* _Work instruction_
Every line of the material must be reproduced exactly.

*** Record set Section Begins ***

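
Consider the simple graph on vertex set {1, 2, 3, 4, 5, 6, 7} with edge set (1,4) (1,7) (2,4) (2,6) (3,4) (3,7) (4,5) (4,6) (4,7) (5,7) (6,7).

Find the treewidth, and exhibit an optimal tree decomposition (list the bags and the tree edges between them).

Each bag holds 3 vertices, so the decomposition has width 2, which upper-bounds the treewidth. For the lower bound, the 3 vertices {2, 4, 6} are pairwise adjacent, and any tree decomposition puts a clique entirely inside one bag — forcing width ≥ 2. The upper and lower bounds meet at 2, so that is the treewidth.

Treewidth 2.
One optimal decomposition is:
Bags: B1 = {4, 6, 7}  B2 = {4, 5, 7}  B3 = {1, 4, 7}  B4 = {2, 4, 6}  B5 = {3, 4, 7}
Tree: B1–B2, B2–B3, B1–B4, B2–B5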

*** Record set Section Ends ***

* _Your solution_
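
Consider the simple graph on vertex set {1, 2, 3, 4, 5, 6, 7} with edge set (1,4) (1,7) (2,4) (2,6) (3,4) (3,7) (4,5) (4,6) (4,7) (5,7) (6,7).

Find the treewidth, and exhibit an optimal tree decomposition (list the bags and the tree edges between them).

Each bag holds 3 vertices, so the decomposition has width 2, which upper-bounds the treewidth. For the lower bound, the 3 vertices {2, 4, 6} are pairwise adjacent, and any tree decomposition puts a clique entirely inside one bag — forcing width ≥ 2. The upper and lower bounds meet at 2, so that is the treewidth.

Treewidth 2.
One optimal decomposition is:
Bags: B1 = {4, 6, 7}  B2 = {4, 5, 7}  B3 = {1, 4, 7}  B4 = {2, 4, 6}  B5 = {3, 4, 7}
Tree: B1–B2, B2–B3, B1–B4, B2–B5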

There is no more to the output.